▶ [Action item]: Line by line, copy out the data that follows.

----------

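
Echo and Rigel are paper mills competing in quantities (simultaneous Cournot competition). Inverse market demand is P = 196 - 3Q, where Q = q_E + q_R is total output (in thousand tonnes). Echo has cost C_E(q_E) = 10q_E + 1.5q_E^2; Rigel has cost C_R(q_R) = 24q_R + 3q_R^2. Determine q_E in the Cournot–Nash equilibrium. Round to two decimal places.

Echo's profit: π_E = (196 - 3Q)q_E - (10q_E + (3/2)q_E²). Setting ∂π_E/∂q_E = 0: 186 - 9q_E - 3(q_R) = 0.
Rigel's first-order condition: 172 - 12q_R - 3(q_E) = 0.
Rearranging gives the reaction functions q_E = (186 - 3q_R)/9 and q_R = (172 - 3q_E)/12.
Solving the pair: q_E = 52/3, q_R = 10.

17.33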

----------

▶ [Expected answer]:
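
Echo and Rigel are paper mills competing in quantities (simultaneous Cournot competition). Inverse market demand is P = 196 - 3Q, where Q = q_E + q_R is total output (in thousand tonnes). Echo has cost C_E(q_E) = 10q_E + 1.5q_E^2; Rigel has cost C_R(q_R) = 24q_R + 3q_R^2. Determine q_E in the Cournot–Nash equilibrium. Round to two decimal places.

Echo's profit: π_E = (196 - 3Q)q_E - (10q_E + (3/2)q_E²). Setting ∂π_E/∂q_E = 0: 186 - 9q_E - 3(q_R) = 0.
Rigel's first-order condition: 172 - 12q_R - 3(q_E) = 0.
Rearranging gives the reaction functions q_E = (186 - 3q_R)/9 and q_R = (172 - 3q_E)/12.
Solving the pair: q_E = 52/3, q_R = 10.

17.33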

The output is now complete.